Each record below must be returned exactly, with no line left out.

[Opening RECORDS TO USE section]

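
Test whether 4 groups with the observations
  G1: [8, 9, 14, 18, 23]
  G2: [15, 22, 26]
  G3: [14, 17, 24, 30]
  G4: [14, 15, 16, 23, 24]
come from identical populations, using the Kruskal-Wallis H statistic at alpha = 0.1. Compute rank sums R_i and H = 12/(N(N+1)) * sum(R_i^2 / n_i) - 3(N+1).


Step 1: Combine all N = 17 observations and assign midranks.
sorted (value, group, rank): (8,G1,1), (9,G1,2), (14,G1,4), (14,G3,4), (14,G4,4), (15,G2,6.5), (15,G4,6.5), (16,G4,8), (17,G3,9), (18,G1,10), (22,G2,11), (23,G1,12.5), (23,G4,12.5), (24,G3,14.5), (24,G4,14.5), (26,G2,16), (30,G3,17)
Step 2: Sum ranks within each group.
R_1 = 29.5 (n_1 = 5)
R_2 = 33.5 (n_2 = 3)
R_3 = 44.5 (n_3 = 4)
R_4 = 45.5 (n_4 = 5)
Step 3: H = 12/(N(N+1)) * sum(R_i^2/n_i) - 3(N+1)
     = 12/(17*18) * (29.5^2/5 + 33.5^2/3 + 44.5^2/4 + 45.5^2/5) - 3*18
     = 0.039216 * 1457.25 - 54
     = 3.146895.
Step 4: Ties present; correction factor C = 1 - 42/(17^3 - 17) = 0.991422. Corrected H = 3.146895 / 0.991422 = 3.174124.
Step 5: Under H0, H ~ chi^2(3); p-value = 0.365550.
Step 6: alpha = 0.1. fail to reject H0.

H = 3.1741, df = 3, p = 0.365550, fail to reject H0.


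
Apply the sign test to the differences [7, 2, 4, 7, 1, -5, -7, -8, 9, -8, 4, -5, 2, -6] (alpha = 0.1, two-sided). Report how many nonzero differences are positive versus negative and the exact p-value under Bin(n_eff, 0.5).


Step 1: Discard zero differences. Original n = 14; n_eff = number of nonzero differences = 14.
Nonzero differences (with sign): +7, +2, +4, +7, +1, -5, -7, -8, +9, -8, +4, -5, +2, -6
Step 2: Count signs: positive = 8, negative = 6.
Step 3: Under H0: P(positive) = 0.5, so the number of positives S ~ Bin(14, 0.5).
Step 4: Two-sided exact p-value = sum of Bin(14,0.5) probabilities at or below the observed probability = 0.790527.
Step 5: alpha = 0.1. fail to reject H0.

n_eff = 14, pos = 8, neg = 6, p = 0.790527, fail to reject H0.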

[Closing RECORDS TO USE section]

## TASK RESPONSE
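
Test whether 4 groups with the observations
  G1: [8, 9, 14, 18, 23]
  G2: [15, 22, 26]
  G3: [14, 17, 24, 30]
  G4: [14, 15, 16, 23, 24]
come from identical populations, using the Kruskal-Wallis H statistic at alpha = 0.1. Compute rank sums R_i and H = 12/(N(N+1)) * sum(R_i^2 / n_i) - 3(N+1).


Step 1: Combine all N = 17 observations and assign midranks.
sorted (value, group, rank): (8,G1,1), (9,G1,2), (14,G1,4), (14,G3,4), (14,G4,4), (15,G2,6.5), (15,G4,6.5), (16,G4,8), (17,G3,9), (18,G1,10), (22,G2,11), (23,G1,12.5), (23,G4,12.5), (24,G3,14.5), (24,G4,14.5), (26,G2,16), (30,G3,17)
Step 2: Sum ranks within each group.
R_1 = 29.5 (n_1 = 5)
R_2 = 33.5 (n_2 = 3)
R_3 = 44.5 (n_3 = 4)
R_4 = 45.5 (n_4 = 5)
Step 3: H = 12/(N(N+1)) * sum(R_i^2/n_i) - 3(N+1)
     = 12/(17*18) * (29.5^2/5 + 33.5^2/3 + 44.5^2/4 + 45.5^2/5) - 3*18
     = 0.039216 * 1457.25 - 54
     = 3.146895.
Step 4: Ties present; correction factor C = 1 - 42/(17^3 - 17) = 0.991422. Corrected H = 3.146895 / 0.991422 = 3.174124.
Step 5: Under H0, H ~ chi^2(3); p-value = 0.365550.
Step 6: alpha = 0.1. fail to reject H0.

H = 3.1741, df = 3, p = 0.365550, fail to reject H0.


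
Apply the sign test to the differences [7, 2, 4, 7, 1, -5, -7, -8, 9, -8, 4, -5, 2, -6] (alpha = 0.1, two-sided). Report how many nonzero differences are positive versus negative and the exact p-value under Bin(n_eff, 0.5).


Step 1: Discard zero differences. Original n = 14; n_eff = number of nonzero differences = 14.
Nonzero differences (with sign): +7, +2, +4, +7, +1, -5, -7, -8, +9, -8, +4, -5, +2, -6
Step 2: Count signs: positive = 8, negative = 6.
Step 3: Under H0: P(positive) = 0.5, so the number of positives S ~ Bin(14, 0.5).
Step 4: Two-sided exact p-value = sum of Bin(14,0.5) probabilities at or below the observed probability = 0.790527.
Step 5: alpha = 0.1. fail to reject H0.

n_eff = 14, pos = 8, neg = 6, p = 0.790527, fail to reject H0.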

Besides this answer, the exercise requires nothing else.